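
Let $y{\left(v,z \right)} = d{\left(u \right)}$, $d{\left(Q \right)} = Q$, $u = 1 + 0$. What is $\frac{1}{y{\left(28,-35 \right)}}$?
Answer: $1$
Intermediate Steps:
$u = 1$
$y{\left(v,z \right)} = 1$
$\frac{1}{y{\left(28,-35 \right)}} = 1^{-1} = 1$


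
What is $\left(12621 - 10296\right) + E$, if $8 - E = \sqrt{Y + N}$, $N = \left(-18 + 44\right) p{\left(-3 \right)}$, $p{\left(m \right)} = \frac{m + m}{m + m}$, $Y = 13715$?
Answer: $2333 - \sqrt{13741} \approx 2215.8$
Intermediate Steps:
$p{\left(m \right)} = 1$ ($p{\left(m \right)} = \frac{2 m}{2 m} = 2 m \frac{1}{2 m} = 1$)
$N = 26$ ($N = \left(-18 + 44\right) 1 = 26 \cdot 1 = 26$)
$E = 8 - \sqrt{13741}$ ($E = 8 - \sqrt{13715 + 26} = 8 - \sqrt{13741} \approx -109.22$)
$\left(12621 - 10296\right) + E = \left(12621 - 10296\right) + \left(8 - \sqrt{13741}\right) = 2325 + \left(8 - \sqrt{13741}\right) = 2333 - \sqrt{13741}$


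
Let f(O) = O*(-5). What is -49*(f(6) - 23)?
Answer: 2597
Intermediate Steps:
f(O) = -5*O
-49*(f(6) - 23) = -49*(-5*6 - 23) = -49*(-30 - 23) = -49*(-53) = 2597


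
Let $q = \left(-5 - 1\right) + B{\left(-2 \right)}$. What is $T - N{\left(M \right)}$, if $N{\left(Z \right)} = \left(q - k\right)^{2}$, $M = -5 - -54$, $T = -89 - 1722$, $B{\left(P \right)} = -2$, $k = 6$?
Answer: $-2007$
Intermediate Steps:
$T = -1811$ ($T = -89 - 1722 = -1811$)
$q = -8$ ($q = \left(-5 - 1\right) - 2 = -6 - 2 = -8$)
$M = 49$ ($M = -5 + 54 = 49$)
$N{\left(Z \right)} = 196$ ($N{\left(Z \right)} = \left(-8 - 6\right)^{2} = \left(-14\right)^{2} = 196$)
$T - N{\left(M \right)} = -1811 - 196 = -2007$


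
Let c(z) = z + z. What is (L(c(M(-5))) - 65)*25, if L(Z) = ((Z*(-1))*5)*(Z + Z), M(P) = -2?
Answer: -5625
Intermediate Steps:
c(z) = 2*z
L(Z) = -10*Z² (L(Z) = (-Z*5)*(2*Z) = (-5*Z)*(2*Z) = -10*Z²)
(L(c(M(-5))) - 65)*25 = (-10*(2*(-2))² - 65)*25 = (-10*(-4)² - 65)*25 = (-10*16 - 65)*25 = (-160 - 65)*25 = -225*25 = -5625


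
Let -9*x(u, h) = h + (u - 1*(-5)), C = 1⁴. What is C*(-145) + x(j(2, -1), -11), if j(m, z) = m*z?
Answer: -1297/9 ≈ -144.11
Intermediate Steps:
C = 1
x(u, h) = -5/9 - h/9 - u/9 (x(u, h) = -(h + (u - 1*(-5)))/9 = -(h + (u + 5))/9 = -(h + (5 + u))/9 = -(5 + h + u)/9 = -5/9 - h/9 - u/9)
C*(-145) + x(j(2, -1), -11) = 1*(-145) + (-5/9 - ⅑*(-11) - 2*(-1)/9) = -145 + (-5/9 + 11/9 - ⅑*(-2)) = -145 + (-5/9 + 11/9 + 2/9) = -145 + 8/9 = -1297/9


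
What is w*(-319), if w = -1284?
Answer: 409596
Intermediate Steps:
w*(-319) = -1284*(-319) = 409596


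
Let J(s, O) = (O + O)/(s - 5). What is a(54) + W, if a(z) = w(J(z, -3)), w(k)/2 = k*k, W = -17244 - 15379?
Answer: -78327751/2401 ≈ -32623.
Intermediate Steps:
W = -32623
J(s, O) = 2*O/(-5 + s) (J(s, O) = (2*O)/(-5 + s) = 2*O/(-5 + s))
w(k) = 2*k² (w(k) = 2*(k*k) = 2*k²)
a(z) = 72/(-5 + z)² (a(z) = 2*(2*(-3)/(-5 + z))² = 2*(-6/(-5 + z))² = 2*(36/(-5 + z)²) = 72/(-5 + z)²)
a(54) + W = 72/(-5 + 54)² - 32623 = 72/49² - 32623 = 72*(1/2401) - 32623 = 72/2401 - 32623 = -78327751/2401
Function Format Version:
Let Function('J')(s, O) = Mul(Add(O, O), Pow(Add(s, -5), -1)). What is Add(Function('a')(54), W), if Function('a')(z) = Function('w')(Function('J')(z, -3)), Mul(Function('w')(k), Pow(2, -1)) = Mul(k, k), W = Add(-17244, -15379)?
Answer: Rational(-78327751, 2401) ≈ -32623.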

TASK INSTRUCTIONS ▸ Which lines above hold the string "What"? Copy each of them.

RESULT FOR THIS EXERCISE ▸
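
Let $y{\left(v,z \right)} = d{\left(u \right)}$, $d{\left(Q \right)} = Q$, $u = 1 + 0$. What is $\frac{1}{y{\left(28,-35 \right)}}$?
What is $\left(12621 - 10296\right) + E$, if $8 - E = \sqrt{Y + N}$, $N = \left(-18 + 44\right) p{\left(-3 \right)}$, $p{\left(m \right)} = \frac{m + m}{m + m}$, $Y = 13715$?
Let f(O) = O*(-5). What is -49*(f(6) - 23)?
Let $q = \left(-5 - 1\right) + B{\left(-2 \right)}$. What is $T - N{\left(M \right)}$, if $N{\left(Z \right)} = \left(q - k\right)^{2}$, $M = -5 - -54$, $T = -89 - 1722$, $B{\left(P \right)} = -2$, $k = 6$?
Let c(z) = z + z. What is (L(c(M(-5))) - 65)*25, if L(Z) = ((Z*(-1))*5)*(Z + Z), M(P) = -2?
Let -9*x(u, h) = h + (u - 1*(-5)), C = 1⁴. What is C*(-145) + x(j(2, -1), -11), if j(m, z) = m*z?
What is w*(-319), if w = -1284?
Let J(s, O) = (O + O)/(s - 5). What is a(54) + W, if a(z) = w(J(z, -3)), w(k)/2 = k*k, W = -17244 - 15379?
Let Function('J')(s, O) = Mul(Add(O, O), Pow(Add(s, -5), -1)). What is Add(Function('a')(54), W), if Function('a')(z) = Function('w')(Function('J')(z, -3)), Mul(Function('w')(k), Pow(2, -1)) = Mul(k, k), W = Add(-17244, -15379)?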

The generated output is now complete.